# TO DO:
The lines below starting at the line containing "- I represents current" and ending at the line containing "- C is capacitance" are to be repeated exactly, with both ends kept and nothing else added.

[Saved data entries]

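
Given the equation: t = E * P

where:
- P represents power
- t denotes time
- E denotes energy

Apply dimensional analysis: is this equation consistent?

No

P (power) has dimensions [L^2 M T^-3].
t (time) has dimensions [T].
E (energy) has dimensions [L^2 M T^-2].

Left side: [T]
Right side: [L^4 M^2 T^-5]

The two sides have different dimensions, so the equation is NOT dimensionally consistent.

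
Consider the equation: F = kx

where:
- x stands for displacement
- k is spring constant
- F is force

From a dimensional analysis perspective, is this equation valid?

Yes

x (displacement) has dimensions [L].
k (spring constant) has dimensions [M T^-2].
F (force) has dimensions [L M T^-2].

Left side: [L M T^-2]
Right side: [L M T^-2]

Both sides have the same dimensions, so the equation is dimensionally consistent.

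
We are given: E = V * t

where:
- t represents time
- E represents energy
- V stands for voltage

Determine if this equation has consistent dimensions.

No

t (time) has dimensions [T].
E (energy) has dimensions [L^2 M T^-2].
V (voltage) has dimensions [I^-1 L^2 M T^-3].

Left side: [L^2 M T^-2]
Right side: [I^-1 L^2 M T^-2]

The two sides have different dimensions, so the equation is NOT dimensionally consistent.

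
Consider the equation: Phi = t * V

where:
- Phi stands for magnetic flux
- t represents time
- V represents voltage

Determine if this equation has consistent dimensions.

Yes

Phi (magnetic flux) has dimensions [I^-1 L^2 M T^-2].
t (time) has dimensions [T].
V (voltage) has dimensions [I^-1 L^2 M T^-3].

Left side: [I^-1 L^2 M T^-2]
Right side: [I^-1 L^2 M T^-2]

Both sides have the same dimensions, so the equation is dimensionally consistent.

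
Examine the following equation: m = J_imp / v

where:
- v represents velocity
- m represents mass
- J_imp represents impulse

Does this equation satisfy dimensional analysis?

Yes

v (velocity) has dimensions [L T^-1].
m (mass) has dimensions [M].
J_imp (impulse) has dimensions [L M T^-1].

Left side: [M]
Right side: [M]

Both sides have the same dimensions, so the equation is dimensionally consistent.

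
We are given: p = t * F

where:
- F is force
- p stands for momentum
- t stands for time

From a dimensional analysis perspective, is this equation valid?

Yes

F (force) has dimensions [L M T^-2].
p (momentum) has dimensions [L M T^-1].
t (time) has dimensions [T].

Left side: [L M T^-1]
Right side: [L M T^-1]

Both sides have the same dimensions, so the equation is dimensionally consistent.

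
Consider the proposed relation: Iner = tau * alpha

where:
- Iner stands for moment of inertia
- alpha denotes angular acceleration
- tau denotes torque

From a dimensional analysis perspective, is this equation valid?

No

Iner (moment of inertia) has dimensions [L^2 M].
alpha (angular acceleration) has dimensions [T^-2].
tau (torque) has dimensions [L^2 M T^-2].

Left side: [L^2 M]
Right side: [L^2 M T^-4]

The two sides have different dimensions, so the equation is NOT dimensionally consistent.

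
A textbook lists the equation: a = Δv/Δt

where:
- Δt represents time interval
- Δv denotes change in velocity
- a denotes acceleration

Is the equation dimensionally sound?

Yes

Δt (time interval) has dimensions [T].
Δv (change in velocity) has dimensions [L T^-1].
a (acceleration) has dimensions [L T^-2].

Left side: [L T^-2]
Right side: [L T^-2]

Both sides have the same dimensions, so the equation is dimensionally consistent.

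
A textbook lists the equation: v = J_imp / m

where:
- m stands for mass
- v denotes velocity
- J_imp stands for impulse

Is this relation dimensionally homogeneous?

Yes

m (mass) has dimensions [M].
v (velocity) has dimensions [L T^-1].
J_imp (impulse) has dimensions [L M T^-1].

Left side: [L T^-1]
Right side: [L T^-1]

Both sides have the same dimensions, so the equation is dimensionally consistent.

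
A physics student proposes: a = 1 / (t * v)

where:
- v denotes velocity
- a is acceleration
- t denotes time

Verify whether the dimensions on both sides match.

No

v (velocity) has dimensions [L T^-1].
a (acceleration) has dimensions [L T^-2].
t (time) has dimensions [T].

Left side: [L T^-2]
Right side: [L^-1]

The two sides have different dimensions, so the equation is NOT dimensionally consistent.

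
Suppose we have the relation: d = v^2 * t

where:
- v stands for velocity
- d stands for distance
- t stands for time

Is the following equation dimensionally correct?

No

v (velocity) has dimensions [L T^-1].
d (distance) has dimensions [L].
t (time) has dimensions [T].

Left side: [L]
Right side: [L^2 T^-1]

The two sides have different dimensions, so the equation is NOT dimensionally consistent.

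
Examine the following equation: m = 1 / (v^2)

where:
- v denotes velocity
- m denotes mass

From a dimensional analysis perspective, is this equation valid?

No

v (velocity) has dimensions [L T^-1].
m (mass) has dimensions [M].

Left side: [M]
Right side: [L^-2 T^2]

The two sides have different dimensions, so the equation is NOT dimensionally consistent.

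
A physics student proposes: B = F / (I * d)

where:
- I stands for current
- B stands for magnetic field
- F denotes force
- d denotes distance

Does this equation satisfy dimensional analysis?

Yes

I (current) has dimensions [I].
B (magnetic field) has dimensions [I^-1 M T^-2].
F (force) has dimensions [L M T^-2].
d (distance) has dimensions [L].

Left side: [I^-1 M T^-2]
Right side: [I^-1 M T^-2]

Both sides have the same dimensions, so the equation is dimensionally consistent.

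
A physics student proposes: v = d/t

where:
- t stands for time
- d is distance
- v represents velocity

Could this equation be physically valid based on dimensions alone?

Yes

t (time) has dimensions [T].
d (distance) has dimensions [L].
v (velocity) has dimensions [L T^-1].

Left side: [L T^-1]
Right side: [L T^-1]

Both sides have the same dimensions, so the equation is dimensionally consistent.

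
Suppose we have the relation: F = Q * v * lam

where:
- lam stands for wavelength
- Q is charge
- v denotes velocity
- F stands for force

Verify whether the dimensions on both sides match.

No

lam (wavelength) has dimensions [L].
Q (charge) has dimensions [I T].
v (velocity) has dimensions [L T^-1].
F (force) has dimensions [L M T^-2].

Left side: [L M T^-2]
Right side: [I L^2]

The two sides have different dimensions, so the equation is NOT dimensionally consistent.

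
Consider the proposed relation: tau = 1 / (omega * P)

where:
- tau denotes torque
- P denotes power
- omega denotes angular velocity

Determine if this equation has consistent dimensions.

No

tau (torque) has dimensions [L^2 M T^-2].
P (power) has dimensions [L^2 M T^-3].
omega (angular velocity) has dimensions [T^-1].

Left side: [L^2 M T^-2]
Right side: [L^-2 M^-1 T^4]

The two sides have different dimensions, so the equation is NOT dimensionally consistent.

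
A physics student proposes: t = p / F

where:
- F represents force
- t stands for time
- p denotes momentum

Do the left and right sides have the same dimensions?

Yes

F (force) has dimensions [L M T^-2].
t (time) has dimensions [T].
p (momentum) has dimensions [L M T^-1].

Left side: [T]
Right side: [T]

Both sides have the same dimensions, so the equation is dimensionally consistent.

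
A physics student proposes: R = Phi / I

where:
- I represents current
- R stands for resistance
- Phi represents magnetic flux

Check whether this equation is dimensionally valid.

No

I (current) has dimensions [I].
R (resistance) has dimensions [I^-2 L^2 M T^-3].
Phi (magnetic flux) has dimensions [I^-1 L^2 M T^-2].

Left side: [I^-2 L^2 M T^-3]
Right side: [I^-2 L^2 M T^-2]

The two sides have different dimensions, so the equation is NOT dimensionally consistent.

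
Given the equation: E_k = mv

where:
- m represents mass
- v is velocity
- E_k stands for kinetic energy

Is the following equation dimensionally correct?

No

m (mass) has dimensions [M].
v (velocity) has dimensions [L T^-1].
E_k (kinetic energy) has dimensions [L^2 M T^-2].

Left side: [L^2 M T^-2]
Right side: [L M T^-1]

The two sides have different dimensions, so the equation is NOT dimensionally consistent.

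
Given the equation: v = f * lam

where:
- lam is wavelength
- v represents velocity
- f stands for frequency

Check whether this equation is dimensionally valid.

Yes

lam (wavelength) has dimensions [L].
v (velocity) has dimensions [L T^-1].
f (frequency) has dimensions [T^-1].

Left side: [L T^-1]
Right side: [L T^-1]

Both sides have the same dimensions, so the equation is dimensionally consistent.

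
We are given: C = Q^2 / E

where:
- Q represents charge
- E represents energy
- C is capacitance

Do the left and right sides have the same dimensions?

Yes

Q (charge) has dimensions [I T].
E (energy) has dimensions [L^2 M T^-2].
C (capacitance) has dimensions [I^2 L^-2 M^-1 T^4].

Left side: [I^2 L^-2 M^-1 T^4]
Right side: [I^2 L^-2 M^-1 T^4]

Both sides have the same dimensions, so the equation is dimensionally consistent.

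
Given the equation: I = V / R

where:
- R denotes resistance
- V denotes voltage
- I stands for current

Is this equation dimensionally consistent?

Yes

R (resistance) has dimensions [I^-2 L^2 M T^-3].
V (voltage) has dimensions [I^-1 L^2 M T^-3].
I (current) has dimensions [I].

Left side: [I]
Right side: [I]

Both sides have the same dimensions, so the equation is dimensionally consistent.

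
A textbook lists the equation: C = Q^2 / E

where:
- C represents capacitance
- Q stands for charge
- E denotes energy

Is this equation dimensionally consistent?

Yes

C (capacitance) has dimensions [I^2 L^-2 M^-1 T^4].
Q (charge) has dimensions [I T].
E (energy) has dimensions [L^2 M T^-2].

Left side: [I^2 L^-2 M^-1 T^4]
Right side: [I^2 L^-2 M^-1 T^4]

Both sides have the same dimensions, so the equation is dimensionally consistent.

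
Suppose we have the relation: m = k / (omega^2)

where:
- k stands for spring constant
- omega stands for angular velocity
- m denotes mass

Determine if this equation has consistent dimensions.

Yes

k (spring constant) has dimensions [M T^-2].
omega (angular velocity) has dimensions [T^-1].
m (mass) has dimensions [M].

Left side: [M]
Right side: [M]

Both sides have the same dimensions, so the equation is dimensionally consistent.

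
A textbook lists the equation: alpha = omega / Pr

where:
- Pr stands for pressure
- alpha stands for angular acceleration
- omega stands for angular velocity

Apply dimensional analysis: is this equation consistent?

No

Pr (pressure) has dimensions [L^-1 M T^-2].
alpha (angular acceleration) has dimensions [T^-2].
omega (angular velocity) has dimensions [T^-1].

Left side: [T^-2]
Right side: [L M^-1 T]

The two sides have different dimensions, so the equation is NOT dimensionally consistent.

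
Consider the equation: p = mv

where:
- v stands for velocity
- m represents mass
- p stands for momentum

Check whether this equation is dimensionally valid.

Yes

v (velocity) has dimensions [L T^-1].
m (mass) has dimensions [M].
p (momentum) has dimensions [L M T^-1].

Left side: [L M T^-1]
Right side: [L M T^-1]

Both sides have the same dimensions, so the equation is dimensionally consistent.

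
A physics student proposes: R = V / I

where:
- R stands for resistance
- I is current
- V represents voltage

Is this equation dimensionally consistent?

Yes

R (resistance) has dimensions [I^-2 L^2 M T^-3].
I (current) has dimensions [I].
V (voltage) has dimensions [I^-1 L^2 M T^-3].

Left side: [I^-2 L^2 M T^-3]
Right side: [I^-2 L^2 M T^-3]

Both sides have the same dimensions, so the equation is dimensionally consistent.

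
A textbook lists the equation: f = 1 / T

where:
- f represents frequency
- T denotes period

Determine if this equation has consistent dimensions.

Yes

f (frequency) has dimensions [T^-1].
T (period) has dimensions [T].

Left side: [T^-1]
Right side: [T^-1]

Both sides have the same dimensions, so the equation is dimensionally consistent.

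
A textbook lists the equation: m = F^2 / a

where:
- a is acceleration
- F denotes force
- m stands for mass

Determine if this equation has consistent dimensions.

No

a (acceleration) has dimensions [L T^-2].
F (force) has dimensions [L M T^-2].
m (mass) has dimensions [M].

Left side: [M]
Right side: [L M^2 T^-2]

The two sides have different dimensions, so the equation is NOT dimensionally consistent.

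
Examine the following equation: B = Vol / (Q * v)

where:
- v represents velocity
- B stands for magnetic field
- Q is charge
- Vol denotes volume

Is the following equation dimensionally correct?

No

v (velocity) has dimensions [L T^-1].
B (magnetic field) has dimensions [I^-1 M T^-2].
Q (charge) has dimensions [I T].
Vol (volume) has dimensions [L^3].

Left side: [I^-1 M T^-2]
Right side: [I^-1 L^2]

The two sides have different dimensions, so the equation is NOT dimensionally consistent.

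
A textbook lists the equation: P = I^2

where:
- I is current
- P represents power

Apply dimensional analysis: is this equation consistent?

No

I (current) has dimensions [I].
P (power) has dimensions [L^2 M T^-3].

Left side: [L^2 M T^-3]
Right side: [I^2]

The two sides have different dimensions, so the equation is NOT dimensionally consistent.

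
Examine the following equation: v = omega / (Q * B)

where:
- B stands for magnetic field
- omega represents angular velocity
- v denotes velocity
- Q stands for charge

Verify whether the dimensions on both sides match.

No

B (magnetic field) has dimensions [I^-1 M T^-2].
omega (angular velocity) has dimensions [T^-1].
v (velocity) has dimensions [L T^-1].
Q (charge) has dimensions [I T].

Left side: [L T^-1]
Right side: [M^-1]

The two sides have different dimensions, so the equation is NOT dimensionally consistent.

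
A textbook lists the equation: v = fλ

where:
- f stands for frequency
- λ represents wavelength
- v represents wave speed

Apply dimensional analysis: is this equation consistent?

Yes

f (frequency) has dimensions [T^-1].
λ (wavelength) has dimensions [L].
v (wave speed) has dimensions [L T^-1].

Left side: [L T^-1]
Right side: [L T^-1]

Both sides have the same dimensions, so the equation is dimensionally consistent.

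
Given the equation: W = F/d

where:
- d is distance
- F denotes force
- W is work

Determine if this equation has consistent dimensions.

No

d (distance) has dimensions [L].
F (force) has dimensions [L M T^-2].
W (work) has dimensions [L^2 M T^-2].

Left side: [L^2 M T^-2]
Right side: [M T^-2]

The two sides have different dimensions, so the equation is NOT dimensionally consistent.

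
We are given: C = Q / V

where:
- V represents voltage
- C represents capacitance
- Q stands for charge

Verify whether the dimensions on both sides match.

Yes

V (voltage) has dimensions [I^-1 L^2 M T^-3].
C (capacitance) has dimensions [I^2 L^-2 M^-1 T^4].
Q (charge) has dimensions [I T].

Left side: [I^2 L^-2 M^-1 T^4]
Right side: [I^2 L^-2 M^-1 T^4]

Both sides have the same dimensions, so the equation is dimensionally consistent.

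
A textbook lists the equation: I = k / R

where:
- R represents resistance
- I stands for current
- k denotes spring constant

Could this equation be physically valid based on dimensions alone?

No

R (resistance) has dimensions [I^-2 L^2 M T^-3].
I (current) has dimensions [I].
k (spring constant) has dimensions [M T^-2].

Left side: [I]
Right side: [I^2 L^-2 T]

The two sides have different dimensions, so the equation is NOT dimensionally consistent.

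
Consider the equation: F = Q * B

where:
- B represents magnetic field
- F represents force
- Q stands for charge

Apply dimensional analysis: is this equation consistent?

No

B (magnetic field) has dimensions [I^-1 M T^-2].
F (force) has dimensions [L M T^-2].
Q (charge) has dimensions [I T].

Left side: [L M T^-2]
Right side: [M T^-1]

The two sides have different dimensions, so the equation is NOT dimensionally consistent.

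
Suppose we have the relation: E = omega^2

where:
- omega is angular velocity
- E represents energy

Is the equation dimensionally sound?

No

omega (angular velocity) has dimensions [T^-1].
E (energy) has dimensions [L^2 M T^-2].

Left side: [L^2 M T^-2]
Right side: [T^-2]

The two sides have different dimensions, so the equation is NOT dimensionally consistent.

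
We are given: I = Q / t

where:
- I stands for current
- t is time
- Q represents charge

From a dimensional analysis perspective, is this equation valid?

Yes

I (current) has dimensions [I].
t (time) has dimensions [T].
Q (charge) has dimensions [I T].

Left side: [I]
Right side: [I]

Both sides have the same dimensions, so the equation is dimensionally consistent.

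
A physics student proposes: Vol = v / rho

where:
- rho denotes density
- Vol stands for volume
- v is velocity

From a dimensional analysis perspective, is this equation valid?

No

rho (density) has dimensions [L^-3 M].
Vol (volume) has dimensions [L^3].
v (velocity) has dimensions [L T^-1].

Left side: [L^3]
Right side: [L^4 M^-1 T^-1]

The two sides have different dimensions, so the equation is NOT dimensionally consistent.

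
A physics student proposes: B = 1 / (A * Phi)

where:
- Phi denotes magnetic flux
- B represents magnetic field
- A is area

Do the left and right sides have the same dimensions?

No

Phi (magnetic flux) has dimensions [I^-1 L^2 M T^-2].
B (magnetic field) has dimensions [I^-1 M T^-2].
A (area) has dimensions [L^2].

Left side: [I^-1 M T^-2]
Right side: [I L^-4 M^-1 T^2]

The two sides have different dimensions, so the equation is NOT dimensionally consistent.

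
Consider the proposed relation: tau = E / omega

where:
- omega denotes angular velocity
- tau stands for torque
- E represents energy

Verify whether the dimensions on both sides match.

No

omega (angular velocity) has dimensions [T^-1].
tau (torque) has dimensions [L^2 M T^-2].
E (energy) has dimensions [L^2 M T^-2].

Left side: [L^2 M T^-2]
Right side: [L^2 M T^-1]

The two sides have different dimensions, so the equation is NOT dimensionally consistent.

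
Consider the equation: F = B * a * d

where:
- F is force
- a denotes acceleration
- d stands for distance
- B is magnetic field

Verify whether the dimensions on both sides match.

No

F (force) has dimensions [L M T^-2].
a (acceleration) has dimensions [L T^-2].
d (distance) has dimensions [L].
B (magnetic field) has dimensions [I^-1 M T^-2].

Left side: [L M T^-2]
Right side: [I^-1 L^2 M T^-4]

The two sides have different dimensions, so the equation is NOT dimensionally consistent.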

# ANSWER SPACE:
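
- I represents current
- R stands for resistance
- Phi represents magnetic flux

Check whether this equation is dimensionally valid.

No

I (current) has dimensions [I].
R (resistance) has dimensions [I^-2 L^2 M T^-3].
Phi (magnetic flux) has dimensions [I^-1 L^2 M T^-2].

Left side: [I^-2 L^2 M T^-3]
Right side: [I^-2 L^2 M T^-2]

The two sides have different dimensions, so the equation is NOT dimensionally consistent.

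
Given the equation: E_k = mv

where:
- m represents mass
- v is velocity
- E_k stands for kinetic energy

Is the following equation dimensionally correct?

No

m (mass) has dimensions [M].
v (velocity) has dimensions [L T^-1].
E_k (kinetic energy) has dimensions [L^2 M T^-2].

Left side: [L^2 M T^-2]
Right side: [L M T^-1]

The two sides have different dimensions, so the equation is NOT dimensionally consistent.

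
Given the equation: v = f * lam

where:
- lam is wavelength
- v represents velocity
- f stands for frequency

Check whether this equation is dimensionally valid.

Yes

lam (wavelength) has dimensions [L].
v (velocity) has dimensions [L T^-1].
f (frequency) has dimensions [T^-1].

Left side: [L T^-1]
Right side: [L T^-1]

Both sides have the same dimensions, so the equation is dimensionally consistent.

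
We are given: C = Q^2 / E

where:
- Q represents charge
- E represents energy
- C is capacitance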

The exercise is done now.